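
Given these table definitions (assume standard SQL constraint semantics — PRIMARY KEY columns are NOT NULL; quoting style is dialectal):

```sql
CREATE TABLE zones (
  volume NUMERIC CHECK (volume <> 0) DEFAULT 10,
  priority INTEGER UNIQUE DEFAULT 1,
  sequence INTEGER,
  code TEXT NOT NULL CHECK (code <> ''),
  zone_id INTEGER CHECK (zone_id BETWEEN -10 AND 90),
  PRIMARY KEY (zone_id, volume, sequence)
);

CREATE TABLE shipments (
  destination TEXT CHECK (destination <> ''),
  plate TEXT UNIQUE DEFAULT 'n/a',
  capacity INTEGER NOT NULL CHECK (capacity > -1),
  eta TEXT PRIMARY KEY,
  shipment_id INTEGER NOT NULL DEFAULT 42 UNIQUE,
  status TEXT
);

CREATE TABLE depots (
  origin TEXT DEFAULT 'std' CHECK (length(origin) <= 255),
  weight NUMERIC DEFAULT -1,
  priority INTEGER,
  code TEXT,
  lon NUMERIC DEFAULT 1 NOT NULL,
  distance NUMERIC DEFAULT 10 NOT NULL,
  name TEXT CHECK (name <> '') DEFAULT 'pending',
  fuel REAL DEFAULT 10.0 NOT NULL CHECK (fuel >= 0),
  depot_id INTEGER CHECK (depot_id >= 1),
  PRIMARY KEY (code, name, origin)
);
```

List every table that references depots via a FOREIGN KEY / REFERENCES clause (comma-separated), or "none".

No REFERENCES clause anywhere in the schema names depots.

none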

### TASK OBJECTIVE:
Write the material above out again, exactly as it reads.

### EXERCISE SOLUTION:
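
Given these table definitions (assume standard SQL constraint semantics — PRIMARY KEY columns are NOT NULL; quoting style is dialectal):

```sql
CREATE TABLE zones (
  volume NUMERIC CHECK (volume <> 0) DEFAULT 10,
  priority INTEGER UNIQUE DEFAULT 1,
  sequence INTEGER,
  code TEXT NOT NULL CHECK (code <> ''),
  zone_id INTEGER CHECK (zone_id BETWEEN -10 AND 90),
  PRIMARY KEY (zone_id, volume, sequence)
);

CREATE TABLE shipments (
  destination TEXT CHECK (destination <> ''),
  plate TEXT UNIQUE DEFAULT 'n/a',
  capacity INTEGER NOT NULL CHECK (capacity > -1),
  eta TEXT PRIMARY KEY,
  shipment_id INTEGER NOT NULL DEFAULT 42 UNIQUE,
  status TEXT
);

CREATE TABLE depots (
  origin TEXT DEFAULT 'std' CHECK (length(origin) <= 255),
  weight NUMERIC DEFAULT -1,
  priority INTEGER,
  code TEXT,
  lon NUMERIC DEFAULT 1 NOT NULL,
  distance NUMERIC DEFAULT 10 NOT NULL,
  name TEXT CHECK (name <> '') DEFAULT 'pending',
  fuel REAL DEFAULT 10.0 NOT NULL CHECK (fuel >= 0),
  depot_id INTEGER CHECK (depot_id >= 1),
  PRIMARY KEY (code, name, origin)
);
```

List every table that references depots via a FOREIGN KEY / REFERENCES clause (comma-separated), or "none".

No REFERENCES clause anywhere in the schema names depots.

none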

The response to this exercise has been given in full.